DATA TO PROCESS
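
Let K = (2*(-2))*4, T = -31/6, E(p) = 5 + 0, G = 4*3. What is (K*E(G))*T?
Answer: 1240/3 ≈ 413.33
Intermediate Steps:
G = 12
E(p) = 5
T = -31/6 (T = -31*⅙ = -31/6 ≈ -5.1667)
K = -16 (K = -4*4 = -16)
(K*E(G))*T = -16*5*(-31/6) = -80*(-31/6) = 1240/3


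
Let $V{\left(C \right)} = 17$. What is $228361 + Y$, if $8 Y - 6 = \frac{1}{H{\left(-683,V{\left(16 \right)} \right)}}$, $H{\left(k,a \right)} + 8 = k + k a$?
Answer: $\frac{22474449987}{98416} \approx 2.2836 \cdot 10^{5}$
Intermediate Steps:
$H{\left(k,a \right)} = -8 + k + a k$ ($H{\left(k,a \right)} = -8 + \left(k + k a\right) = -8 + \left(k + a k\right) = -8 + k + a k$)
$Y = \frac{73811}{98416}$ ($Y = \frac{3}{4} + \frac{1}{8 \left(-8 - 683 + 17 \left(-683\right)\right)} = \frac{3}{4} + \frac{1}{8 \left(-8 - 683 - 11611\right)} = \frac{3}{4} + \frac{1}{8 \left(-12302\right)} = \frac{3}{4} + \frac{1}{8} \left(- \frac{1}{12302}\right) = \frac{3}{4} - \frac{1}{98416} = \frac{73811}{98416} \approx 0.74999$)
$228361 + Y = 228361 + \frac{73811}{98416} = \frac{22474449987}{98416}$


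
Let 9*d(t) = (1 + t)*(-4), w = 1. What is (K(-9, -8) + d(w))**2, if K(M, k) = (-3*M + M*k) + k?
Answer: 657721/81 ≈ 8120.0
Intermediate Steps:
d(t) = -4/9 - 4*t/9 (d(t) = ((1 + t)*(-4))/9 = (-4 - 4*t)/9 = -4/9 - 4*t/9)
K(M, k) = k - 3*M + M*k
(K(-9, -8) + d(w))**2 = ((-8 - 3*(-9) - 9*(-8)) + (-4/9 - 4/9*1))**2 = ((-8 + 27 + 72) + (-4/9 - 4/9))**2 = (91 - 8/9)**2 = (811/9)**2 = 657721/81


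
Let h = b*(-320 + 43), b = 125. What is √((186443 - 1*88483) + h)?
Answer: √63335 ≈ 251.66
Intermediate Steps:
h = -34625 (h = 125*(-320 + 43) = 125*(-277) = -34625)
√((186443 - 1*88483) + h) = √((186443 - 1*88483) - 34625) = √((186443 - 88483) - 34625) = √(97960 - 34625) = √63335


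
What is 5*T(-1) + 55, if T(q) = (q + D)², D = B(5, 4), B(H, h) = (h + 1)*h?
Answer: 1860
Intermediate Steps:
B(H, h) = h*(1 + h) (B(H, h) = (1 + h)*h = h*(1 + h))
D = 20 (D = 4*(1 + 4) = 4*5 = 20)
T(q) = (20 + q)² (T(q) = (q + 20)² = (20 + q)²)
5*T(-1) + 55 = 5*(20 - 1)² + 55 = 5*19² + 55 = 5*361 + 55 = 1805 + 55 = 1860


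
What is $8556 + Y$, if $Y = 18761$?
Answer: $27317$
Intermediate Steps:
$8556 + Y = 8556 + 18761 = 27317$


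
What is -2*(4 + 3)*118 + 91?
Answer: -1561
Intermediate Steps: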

--

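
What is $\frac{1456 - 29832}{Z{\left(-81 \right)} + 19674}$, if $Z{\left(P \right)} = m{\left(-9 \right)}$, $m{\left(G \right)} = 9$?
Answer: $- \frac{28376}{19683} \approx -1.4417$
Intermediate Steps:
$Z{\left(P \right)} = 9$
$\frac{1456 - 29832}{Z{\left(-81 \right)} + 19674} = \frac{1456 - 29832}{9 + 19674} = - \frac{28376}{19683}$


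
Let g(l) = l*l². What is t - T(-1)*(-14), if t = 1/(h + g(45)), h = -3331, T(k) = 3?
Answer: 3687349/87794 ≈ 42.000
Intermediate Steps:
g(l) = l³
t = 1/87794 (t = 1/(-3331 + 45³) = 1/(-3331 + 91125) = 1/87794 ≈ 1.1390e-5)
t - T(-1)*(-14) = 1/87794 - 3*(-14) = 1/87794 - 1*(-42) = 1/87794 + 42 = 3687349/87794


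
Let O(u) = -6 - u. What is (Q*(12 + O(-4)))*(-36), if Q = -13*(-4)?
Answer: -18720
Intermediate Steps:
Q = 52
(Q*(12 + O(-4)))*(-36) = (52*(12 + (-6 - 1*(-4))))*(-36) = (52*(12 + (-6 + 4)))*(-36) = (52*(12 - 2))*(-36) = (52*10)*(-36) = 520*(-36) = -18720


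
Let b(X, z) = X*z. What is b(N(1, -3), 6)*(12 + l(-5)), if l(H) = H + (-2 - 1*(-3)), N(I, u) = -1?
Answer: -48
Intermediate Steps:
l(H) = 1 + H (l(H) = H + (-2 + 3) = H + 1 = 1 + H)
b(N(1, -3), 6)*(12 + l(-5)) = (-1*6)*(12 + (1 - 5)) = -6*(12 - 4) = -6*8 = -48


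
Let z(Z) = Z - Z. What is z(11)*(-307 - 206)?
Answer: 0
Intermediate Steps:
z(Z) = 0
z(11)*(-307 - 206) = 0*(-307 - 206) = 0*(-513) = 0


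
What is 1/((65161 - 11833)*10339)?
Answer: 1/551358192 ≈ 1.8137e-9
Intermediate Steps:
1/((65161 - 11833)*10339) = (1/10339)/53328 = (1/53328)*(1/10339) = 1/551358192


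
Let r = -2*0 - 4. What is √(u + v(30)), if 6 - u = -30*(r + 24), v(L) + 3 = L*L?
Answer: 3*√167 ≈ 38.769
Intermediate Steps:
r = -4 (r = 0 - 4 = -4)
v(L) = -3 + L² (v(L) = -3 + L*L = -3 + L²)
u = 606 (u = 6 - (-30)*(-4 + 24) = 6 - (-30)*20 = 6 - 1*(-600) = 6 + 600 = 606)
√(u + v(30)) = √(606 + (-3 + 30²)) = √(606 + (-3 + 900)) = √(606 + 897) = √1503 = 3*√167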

==

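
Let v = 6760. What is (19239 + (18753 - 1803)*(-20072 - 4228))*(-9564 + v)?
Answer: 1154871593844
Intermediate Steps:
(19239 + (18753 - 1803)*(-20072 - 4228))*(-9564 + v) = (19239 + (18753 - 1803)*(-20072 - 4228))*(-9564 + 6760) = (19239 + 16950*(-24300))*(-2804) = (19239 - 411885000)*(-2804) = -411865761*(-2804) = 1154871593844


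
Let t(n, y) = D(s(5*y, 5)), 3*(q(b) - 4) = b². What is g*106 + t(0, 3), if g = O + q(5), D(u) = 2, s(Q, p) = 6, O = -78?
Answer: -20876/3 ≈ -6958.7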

YOUR TASK
From the data above, reproduce word for word the lines running from the line with "Answer: 1240/3 ≈ 413.33" to the line with "17$. What is", ends included.

EXERCISE OUTPUT
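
Answer: 1240/3 ≈ 413.33
Intermediate Steps:
G = 12
E(p) = 5
T = -31/6 (T = -31*⅙ = -31/6 ≈ -5.1667)
K = -16 (K = -4*4 = -16)
(K*E(G))*T = -16*5*(-31/6) = -80*(-31/6) = 1240/3


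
Let $V{\left(C \right)} = 17$. What is $228361 + Y$, if $8 Y - 6 = \frac{1}{H{\left(-683,V{\left(16 \right)} \right)}}$, $H{\left(k,a \right)} + 8 = k + k a$?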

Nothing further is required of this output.